EXERCISE:
Look for the line that has "Render rows 0 through 5" in the material below; please repeat it and every line after it, exactly, up to and including the line that has "Output 24 lines.", and nothing else.
╔══
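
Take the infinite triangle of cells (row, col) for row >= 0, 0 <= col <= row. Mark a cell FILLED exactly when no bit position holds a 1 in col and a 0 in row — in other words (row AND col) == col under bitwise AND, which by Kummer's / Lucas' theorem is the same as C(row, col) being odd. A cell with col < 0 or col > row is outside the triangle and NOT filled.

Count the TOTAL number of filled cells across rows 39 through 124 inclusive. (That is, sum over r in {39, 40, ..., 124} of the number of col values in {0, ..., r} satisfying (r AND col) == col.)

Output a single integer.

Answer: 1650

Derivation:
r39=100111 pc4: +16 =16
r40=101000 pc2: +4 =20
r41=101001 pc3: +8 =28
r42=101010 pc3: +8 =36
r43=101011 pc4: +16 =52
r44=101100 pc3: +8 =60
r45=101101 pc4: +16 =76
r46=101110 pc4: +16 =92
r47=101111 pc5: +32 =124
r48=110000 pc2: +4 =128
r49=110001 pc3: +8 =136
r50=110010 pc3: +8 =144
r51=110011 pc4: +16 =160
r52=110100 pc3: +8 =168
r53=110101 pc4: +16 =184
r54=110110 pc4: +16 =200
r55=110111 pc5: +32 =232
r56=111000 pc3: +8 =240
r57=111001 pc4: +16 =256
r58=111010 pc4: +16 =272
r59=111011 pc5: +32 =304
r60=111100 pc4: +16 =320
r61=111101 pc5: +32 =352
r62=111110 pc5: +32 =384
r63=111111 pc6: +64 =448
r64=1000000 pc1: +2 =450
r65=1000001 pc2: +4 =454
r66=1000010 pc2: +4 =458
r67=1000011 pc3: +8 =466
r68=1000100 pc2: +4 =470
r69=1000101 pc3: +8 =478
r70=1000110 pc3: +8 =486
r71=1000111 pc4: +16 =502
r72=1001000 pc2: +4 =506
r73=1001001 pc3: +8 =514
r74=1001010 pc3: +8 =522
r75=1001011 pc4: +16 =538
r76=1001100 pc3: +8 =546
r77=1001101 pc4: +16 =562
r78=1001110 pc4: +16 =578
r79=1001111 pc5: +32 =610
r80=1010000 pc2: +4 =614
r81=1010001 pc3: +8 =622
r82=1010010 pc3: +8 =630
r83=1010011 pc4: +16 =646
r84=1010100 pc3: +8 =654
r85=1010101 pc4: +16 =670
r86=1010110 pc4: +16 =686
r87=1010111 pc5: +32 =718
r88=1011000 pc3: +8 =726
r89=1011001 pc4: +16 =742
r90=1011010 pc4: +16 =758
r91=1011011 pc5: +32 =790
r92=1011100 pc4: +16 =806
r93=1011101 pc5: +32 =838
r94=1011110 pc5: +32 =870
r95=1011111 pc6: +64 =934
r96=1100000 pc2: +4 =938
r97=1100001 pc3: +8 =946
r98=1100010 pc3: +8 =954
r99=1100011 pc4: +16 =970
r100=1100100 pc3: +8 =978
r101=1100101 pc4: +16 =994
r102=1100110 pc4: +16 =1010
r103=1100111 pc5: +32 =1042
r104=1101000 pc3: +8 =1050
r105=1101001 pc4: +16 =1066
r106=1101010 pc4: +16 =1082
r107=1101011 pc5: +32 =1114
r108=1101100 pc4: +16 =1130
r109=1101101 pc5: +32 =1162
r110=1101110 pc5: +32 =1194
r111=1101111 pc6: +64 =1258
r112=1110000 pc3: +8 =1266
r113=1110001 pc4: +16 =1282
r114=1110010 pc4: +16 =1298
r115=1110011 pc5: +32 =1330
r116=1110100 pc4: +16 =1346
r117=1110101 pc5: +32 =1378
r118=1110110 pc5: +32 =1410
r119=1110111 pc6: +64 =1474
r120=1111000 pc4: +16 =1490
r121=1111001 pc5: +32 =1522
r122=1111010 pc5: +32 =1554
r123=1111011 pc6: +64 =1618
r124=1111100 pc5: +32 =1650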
╚══
╔══
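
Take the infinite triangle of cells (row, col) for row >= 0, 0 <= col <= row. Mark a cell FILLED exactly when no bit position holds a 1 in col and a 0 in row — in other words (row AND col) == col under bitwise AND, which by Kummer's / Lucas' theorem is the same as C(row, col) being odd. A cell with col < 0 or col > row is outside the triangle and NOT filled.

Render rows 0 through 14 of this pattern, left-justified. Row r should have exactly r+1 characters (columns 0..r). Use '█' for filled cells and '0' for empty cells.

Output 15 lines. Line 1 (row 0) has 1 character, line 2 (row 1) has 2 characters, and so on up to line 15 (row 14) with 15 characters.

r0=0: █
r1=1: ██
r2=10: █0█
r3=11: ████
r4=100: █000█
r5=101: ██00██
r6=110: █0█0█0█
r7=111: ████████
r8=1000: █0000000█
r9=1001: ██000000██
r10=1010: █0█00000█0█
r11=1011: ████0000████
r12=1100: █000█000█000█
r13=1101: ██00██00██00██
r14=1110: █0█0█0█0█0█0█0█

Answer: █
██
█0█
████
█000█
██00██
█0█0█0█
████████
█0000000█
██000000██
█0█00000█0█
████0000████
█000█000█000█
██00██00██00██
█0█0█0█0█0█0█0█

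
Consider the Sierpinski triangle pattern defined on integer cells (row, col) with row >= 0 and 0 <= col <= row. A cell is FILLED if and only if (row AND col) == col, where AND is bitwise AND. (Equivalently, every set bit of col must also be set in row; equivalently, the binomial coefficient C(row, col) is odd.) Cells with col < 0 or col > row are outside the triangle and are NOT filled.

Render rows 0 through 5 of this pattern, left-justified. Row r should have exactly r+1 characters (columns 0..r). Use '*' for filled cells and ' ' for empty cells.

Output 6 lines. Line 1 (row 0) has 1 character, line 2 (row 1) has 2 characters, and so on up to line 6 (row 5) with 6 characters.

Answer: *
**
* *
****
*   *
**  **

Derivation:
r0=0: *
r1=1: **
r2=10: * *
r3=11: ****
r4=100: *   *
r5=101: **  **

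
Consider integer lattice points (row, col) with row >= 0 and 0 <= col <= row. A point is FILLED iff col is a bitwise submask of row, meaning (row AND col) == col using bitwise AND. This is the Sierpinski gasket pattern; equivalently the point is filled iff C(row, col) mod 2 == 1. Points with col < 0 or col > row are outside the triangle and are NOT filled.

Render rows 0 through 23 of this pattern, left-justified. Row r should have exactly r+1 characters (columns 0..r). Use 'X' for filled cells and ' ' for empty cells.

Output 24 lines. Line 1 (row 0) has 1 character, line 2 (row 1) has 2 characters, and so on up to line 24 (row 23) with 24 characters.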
╚══
SOLUTION FOR THIS EXERCISE:
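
Render rows 0 through 5 of this pattern, left-justified. Row r should have exactly r+1 characters (columns 0..r). Use '*' for filled cells and ' ' for empty cells.

Output 6 lines. Line 1 (row 0) has 1 character, line 2 (row 1) has 2 characters, and so on up to line 6 (row 5) with 6 characters.

Answer: *
**
* *
****
*   *
**  **

Derivation:
r0=0: *
r1=1: **
r2=10: * *
r3=11: ****
r4=100: *   *
r5=101: **  **

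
Consider integer lattice points (row, col) with row >= 0 and 0 <= col <= row. A point is FILLED iff col is a bitwise submask of row, meaning (row AND col) == col using bitwise AND. This is the Sierpinski gasket pattern; equivalently the point is filled iff C(row, col) mod 2 == 1. Points with col < 0 or col > row are outside the triangle and are NOT filled.

Render rows 0 through 23 of this pattern, left-justified. Row r should have exactly r+1 characters (columns 0..r). Use 'X' for filled cells and ' ' for empty cells.

Output 24 lines. Line 1 (row 0) has 1 character, line 2 (row 1) has 2 characters, and so on up to line 24 (row 23) with 24 characters.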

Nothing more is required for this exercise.